→ INPUT DATA
***

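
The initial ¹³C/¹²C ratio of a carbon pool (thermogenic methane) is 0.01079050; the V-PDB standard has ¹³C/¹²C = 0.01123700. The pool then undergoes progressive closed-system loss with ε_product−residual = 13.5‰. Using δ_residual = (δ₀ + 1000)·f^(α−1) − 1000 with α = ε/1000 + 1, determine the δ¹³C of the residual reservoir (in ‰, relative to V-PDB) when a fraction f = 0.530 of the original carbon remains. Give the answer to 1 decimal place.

δ₀ = (0.01079050/0.01123700 − 1)×1000 = (0.960265 − 1)×1000 = -39.735‰
α − 1 = ε/1000 = 0.0135
f^(α−1) = 0.530^(0.0135) = 0.991466
δ_res = (-39.735 + 1000) × 0.991466 − 1000 = 952.070 − 1000 = -47.93‰

-47.9‰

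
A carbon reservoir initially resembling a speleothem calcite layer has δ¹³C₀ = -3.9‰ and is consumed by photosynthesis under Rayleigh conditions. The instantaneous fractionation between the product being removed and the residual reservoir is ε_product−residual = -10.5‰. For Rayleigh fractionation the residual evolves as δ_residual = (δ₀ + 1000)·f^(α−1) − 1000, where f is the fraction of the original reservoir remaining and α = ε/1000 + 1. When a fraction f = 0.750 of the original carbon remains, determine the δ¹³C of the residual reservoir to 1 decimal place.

Rayleigh residual: δ_res = (δ₀ + 1000)·f^(α−1) − 1000
α = ε/1000 + 1 = 0.98950, so α − 1 = -0.01050
f^(α−1) = 0.750^(-0.01050) = 1.003025
δ_res = (-3.9 + 1000) × 1.003025 − 1000 = 999.113 − 1000 = -0.89‰

-0.9‰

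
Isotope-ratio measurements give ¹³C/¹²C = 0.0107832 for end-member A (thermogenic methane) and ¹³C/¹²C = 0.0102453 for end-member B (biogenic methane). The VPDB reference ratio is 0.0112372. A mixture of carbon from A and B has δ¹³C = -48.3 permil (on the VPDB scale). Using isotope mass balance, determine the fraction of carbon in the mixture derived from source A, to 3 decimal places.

0.835

δ_A = (0.0107832/0.0112372 − 1)×1000 = (0.959598 − 1)×1000 = -40.402 permil
δ_B = (0.0102453/0.0112372 − 1)×1000 = (0.911731 − 1)×1000 = -88.269 permil
f_A = (δ_mix − δ_B)/(δ_A − δ_B) = (-48.3 − (-88.269))/(-40.402 − (-88.269))
f_A = 39.969 / 47.868 = 0.8350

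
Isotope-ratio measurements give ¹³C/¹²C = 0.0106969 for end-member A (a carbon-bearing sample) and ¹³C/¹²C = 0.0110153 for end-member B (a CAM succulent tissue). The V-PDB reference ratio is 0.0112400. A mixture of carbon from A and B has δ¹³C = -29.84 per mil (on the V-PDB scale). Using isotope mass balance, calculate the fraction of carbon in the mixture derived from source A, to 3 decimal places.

0.348

δ_A = (0.0106969/0.0112400 − 1)×1000 = (0.951681 − 1)×1000 = -48.319 per mil
δ_B = (0.0110153/0.0112400 − 1)×1000 = (0.980009 − 1)×1000 = -19.991 per mil
f_A = (δ_mix − δ_B)/(δ_A − δ_B) = (-29.84 − (-19.991))/(-48.319 − (-19.991))
f_A = -9.849 / -28.327 = 0.3477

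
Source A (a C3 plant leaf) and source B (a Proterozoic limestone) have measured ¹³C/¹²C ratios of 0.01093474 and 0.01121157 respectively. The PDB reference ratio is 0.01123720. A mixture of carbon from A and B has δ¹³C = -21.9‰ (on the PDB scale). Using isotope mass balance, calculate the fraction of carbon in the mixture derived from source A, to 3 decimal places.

0.796

δ_A = (0.01093474/0.01123720 − 1)×1000 = (0.973084 − 1)×1000 = -26.916‰
δ_B = (0.01121157/0.01123720 − 1)×1000 = (0.997719 − 1)×1000 = -2.281‰
f_A = (δ_mix − δ_B)/(δ_A − δ_B) = (-21.9 − (-2.281))/(-26.916 − (-2.281))
f_A = -19.619 / -24.635 = 0.7964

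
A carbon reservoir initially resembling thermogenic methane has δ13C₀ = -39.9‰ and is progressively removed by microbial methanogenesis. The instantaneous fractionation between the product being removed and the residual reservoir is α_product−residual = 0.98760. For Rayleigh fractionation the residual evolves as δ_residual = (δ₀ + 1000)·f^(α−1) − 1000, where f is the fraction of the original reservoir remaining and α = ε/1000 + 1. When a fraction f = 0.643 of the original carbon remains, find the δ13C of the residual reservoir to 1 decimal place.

Rayleigh residual: δ_res = (δ₀ + 1000)·f^(α−1) − 1000
α − 1 = -0.01240
f^(α−1) = 0.643^(-0.01240) = 1.005491
δ_res = (-39.9 + 1000) × 1.005491 − 1000 = 965.372 − 1000 = -34.63‰

-34.6‰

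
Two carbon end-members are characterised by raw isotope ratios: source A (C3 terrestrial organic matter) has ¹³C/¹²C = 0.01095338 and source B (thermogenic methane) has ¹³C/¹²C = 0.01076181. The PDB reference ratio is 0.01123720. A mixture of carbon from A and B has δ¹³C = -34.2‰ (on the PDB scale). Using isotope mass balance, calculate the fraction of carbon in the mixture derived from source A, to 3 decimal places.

δ_A = (0.01095338/0.01123720 − 1)×1000 = (0.974743 − 1)×1000 = -25.257‰
δ_B = (0.01076181/0.01123720 − 1)×1000 = (0.957695 − 1)×1000 = -42.305‰
f_A = (δ_mix − δ_B)/(δ_A − δ_B) = (-34.2 − (-42.305))/(-25.257 − (-42.305))
f_A = 8.105 / 17.048 = 0.4754

0.475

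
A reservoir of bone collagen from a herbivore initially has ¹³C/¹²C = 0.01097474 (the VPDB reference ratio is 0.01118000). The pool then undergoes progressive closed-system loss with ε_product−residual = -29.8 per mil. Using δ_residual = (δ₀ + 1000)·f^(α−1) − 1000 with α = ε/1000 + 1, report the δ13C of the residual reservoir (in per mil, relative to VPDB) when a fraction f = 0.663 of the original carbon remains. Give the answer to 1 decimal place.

δ₀ = (0.01097474/0.01118000 − 1)×1000 = (0.981640 − 1)×1000 = -18.360 per mil
α − 1 = ε/1000 = -0.0298
f^(α−1) = 0.663^(-0.0298) = 1.012323
δ_res = (-18.360 + 1000) × 1.012323 − 1000 = 993.737 − 1000 = -6.26 per mil

-6.3 per mil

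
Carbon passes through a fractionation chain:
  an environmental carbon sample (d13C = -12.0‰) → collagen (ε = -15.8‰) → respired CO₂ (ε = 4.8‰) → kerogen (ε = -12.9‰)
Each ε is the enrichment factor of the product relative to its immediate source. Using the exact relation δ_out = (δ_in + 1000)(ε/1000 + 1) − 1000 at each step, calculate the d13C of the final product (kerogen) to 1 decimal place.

step 1: δ = (-12.00 + 1000)·(-15.8/1000 + 1) − 1000 = -27.61‰
step 2: δ = (-27.61 + 1000)·(4.8/1000 + 1) − 1000 = -22.94‰
step 3: δ = (-22.94 + 1000)·(-12.9/1000 + 1) − 1000 = -35.55‰

-35.5‰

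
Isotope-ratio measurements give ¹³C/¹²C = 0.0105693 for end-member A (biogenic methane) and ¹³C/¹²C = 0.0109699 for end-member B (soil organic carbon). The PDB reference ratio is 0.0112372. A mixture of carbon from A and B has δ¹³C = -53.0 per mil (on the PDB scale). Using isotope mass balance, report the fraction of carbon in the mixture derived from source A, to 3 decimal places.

δ_A = (0.0105693/0.0112372 − 1)×1000 = (0.940563 − 1)×1000 = -59.437 per mil
δ_B = (0.0109699/0.0112372 − 1)×1000 = (0.976213 − 1)×1000 = -23.787 per mil
f_A = (δ_mix − δ_B)/(δ_A − δ_B) = (-53.0 − (-23.787))/(-59.437 − (-23.787))
f_A = -29.213 / -35.649 = 0.8194

0.819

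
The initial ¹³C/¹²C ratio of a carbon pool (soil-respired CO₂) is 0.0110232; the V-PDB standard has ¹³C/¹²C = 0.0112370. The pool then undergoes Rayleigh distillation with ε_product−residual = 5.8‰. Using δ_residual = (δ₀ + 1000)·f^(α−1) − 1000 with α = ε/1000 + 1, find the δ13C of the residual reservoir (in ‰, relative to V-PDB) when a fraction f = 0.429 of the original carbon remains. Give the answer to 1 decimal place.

-23.8‰

δ₀ = (0.0110232/0.0112370 − 1)×1000 = (0.980974 − 1)×1000 = -19.026‰
α − 1 = ε/1000 = 0.0058
f^(α−1) = 0.429^(0.0058) = 0.995103
δ_res = (-19.026 + 1000) × 0.995103 − 1000 = 976.170 − 1000 = -23.83‰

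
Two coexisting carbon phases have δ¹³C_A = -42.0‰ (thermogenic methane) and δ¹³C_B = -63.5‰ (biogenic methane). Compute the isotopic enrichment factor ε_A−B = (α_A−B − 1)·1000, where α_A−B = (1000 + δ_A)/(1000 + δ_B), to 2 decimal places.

α_A−B = (1000 + -42.0) / (1000 + -63.5) = 958.0 / 936.5 = 1.022958
ε_A−B = (1.022958 − 1) × 1000 = 22.958‰
(The approximation ε ≈ δ_A − δ_B would give 21.5‰.)

22.96‰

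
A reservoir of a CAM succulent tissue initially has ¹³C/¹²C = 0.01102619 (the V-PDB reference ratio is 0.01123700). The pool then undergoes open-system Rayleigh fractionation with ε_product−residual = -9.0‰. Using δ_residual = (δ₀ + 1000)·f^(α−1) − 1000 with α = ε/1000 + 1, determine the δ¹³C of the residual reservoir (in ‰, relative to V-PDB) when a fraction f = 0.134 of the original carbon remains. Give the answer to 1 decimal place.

δ₀ = (0.01102619/0.01123700 − 1)×1000 = (0.981240 − 1)×1000 = -18.760‰
α − 1 = ε/1000 = -0.0090
f^(α−1) = 0.134^(-0.0090) = 1.018254
δ_res = (-18.760 + 1000) × 1.018254 − 1000 = 999.151 − 1000 = -0.85‰

-0.8‰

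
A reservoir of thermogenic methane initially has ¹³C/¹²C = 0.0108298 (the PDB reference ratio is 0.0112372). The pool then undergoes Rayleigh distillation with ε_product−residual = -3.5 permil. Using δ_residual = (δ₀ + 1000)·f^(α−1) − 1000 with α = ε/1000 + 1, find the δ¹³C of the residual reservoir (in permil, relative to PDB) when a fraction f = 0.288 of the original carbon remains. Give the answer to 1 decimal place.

δ₀ = (0.0108298/0.0112372 − 1)×1000 = (0.963745 − 1)×1000 = -36.255 permil
α − 1 = ε/1000 = -0.0035
f^(α−1) = 0.288^(-0.0035) = 1.004366
δ_res = (-36.255 + 1000) × 1.004366 − 1000 = 967.953 − 1000 = -32.05 permil

-32.0 permil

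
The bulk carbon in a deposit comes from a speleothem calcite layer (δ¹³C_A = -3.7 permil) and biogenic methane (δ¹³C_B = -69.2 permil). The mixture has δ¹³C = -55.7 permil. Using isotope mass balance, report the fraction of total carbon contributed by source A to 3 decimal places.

δ_mix = f_A·δ_A + (1 − f_A)·δ_B  ⇒  f_A = (δ_mix − δ_B)/(δ_A − δ_B)
f_A = (-55.7 − (-69.2)) / (-3.7 − (-69.2))
f_A = 13.5 / 65.5 = 0.2061

0.206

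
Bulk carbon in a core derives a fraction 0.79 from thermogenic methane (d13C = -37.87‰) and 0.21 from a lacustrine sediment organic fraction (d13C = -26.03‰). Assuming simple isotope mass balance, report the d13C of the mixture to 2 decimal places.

δ_mix = f_A·δ_A + f_B·δ_B
δ_mix = 0.79 × (-37.87) + 0.21 × (-26.03)
δ_mix = -29.917 + -5.466 = -35.384‰

-35.38‰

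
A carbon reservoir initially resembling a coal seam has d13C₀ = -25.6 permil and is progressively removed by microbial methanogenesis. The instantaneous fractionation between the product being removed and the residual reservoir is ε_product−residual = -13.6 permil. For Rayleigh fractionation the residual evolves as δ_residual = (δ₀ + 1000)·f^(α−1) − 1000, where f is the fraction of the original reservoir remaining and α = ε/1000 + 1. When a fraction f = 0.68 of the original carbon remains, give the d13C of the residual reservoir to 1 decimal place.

Rayleigh residual: δ_res = (δ₀ + 1000)·f^(α−1) − 1000
α = ε/1000 + 1 = 0.98640, so α − 1 = -0.01360
f^(α−1) = 0.68^(-0.01360) = 1.005259
δ_res = (-25.6 + 1000) × 1.005259 − 1000 = 979.524 − 1000 = -20.48 permil

-20.5 permil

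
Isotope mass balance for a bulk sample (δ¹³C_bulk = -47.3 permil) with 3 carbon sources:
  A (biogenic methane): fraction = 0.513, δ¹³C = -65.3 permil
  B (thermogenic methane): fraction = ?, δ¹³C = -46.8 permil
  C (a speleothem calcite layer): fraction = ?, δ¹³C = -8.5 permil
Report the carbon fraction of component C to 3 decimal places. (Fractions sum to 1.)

0.235

Let f_C and f_B be the unknown fractions; fractions sum to 1 so f_C + f_B = 0.487.
Mass balance: Σ fᵢ·δᵢ = δ_bulk ⇒ f_C·(-8.5) + f_B·(-46.8) = -47.3 − (-33.499) = -13.801
Substitute f_B = 0.487 − f_C:
f_C·(-8.5 − -46.8) = -13.801 − 0.487×(-46.8) = 8.991
f_C = 8.991 / 38.3 = 0.2347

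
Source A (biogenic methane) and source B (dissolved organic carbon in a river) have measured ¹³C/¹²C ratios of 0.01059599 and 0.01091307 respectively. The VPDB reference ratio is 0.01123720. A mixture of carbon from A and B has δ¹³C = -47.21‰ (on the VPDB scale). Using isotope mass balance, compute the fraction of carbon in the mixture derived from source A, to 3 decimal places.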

***

→ ASSIGNMENT
The answer is the run of lines above from the line containing "A carbon reservoir initially resembling a coal" through the line containing "C (a speleothem", copied exactly and alone.

→ TASK SOLUTION
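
A carbon reservoir initially resembling a coal seam has d13C₀ = -25.6 permil and is progressively removed by microbial methanogenesis. The instantaneous fractionation between the product being removed and the residual reservoir is ε_product−residual = -13.6 permil. For Rayleigh fractionation the residual evolves as δ_residual = (δ₀ + 1000)·f^(α−1) − 1000, where f is the fraction of the original reservoir remaining and α = ε/1000 + 1. When a fraction f = 0.68 of the original carbon remains, give the d13C of the residual reservoir to 1 decimal place.

Rayleigh residual: δ_res = (δ₀ + 1000)·f^(α−1) − 1000
α = ε/1000 + 1 = 0.98640, so α − 1 = -0.01360
f^(α−1) = 0.68^(-0.01360) = 1.005259
δ_res = (-25.6 + 1000) × 1.005259 − 1000 = 979.524 − 1000 = -20.48 permil

-20.5 permil

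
Isotope mass balance for a bulk sample (δ¹³C_bulk = -47.3 permil) with 3 carbon sources:
  A (biogenic methane): fraction = 0.513, δ¹³C = -65.3 permil
  B (thermogenic methane): fraction = ?, δ¹³C = -46.8 permil
  C (a speleothem calcite layer): fraction = ?, δ¹³C = -8.5 permil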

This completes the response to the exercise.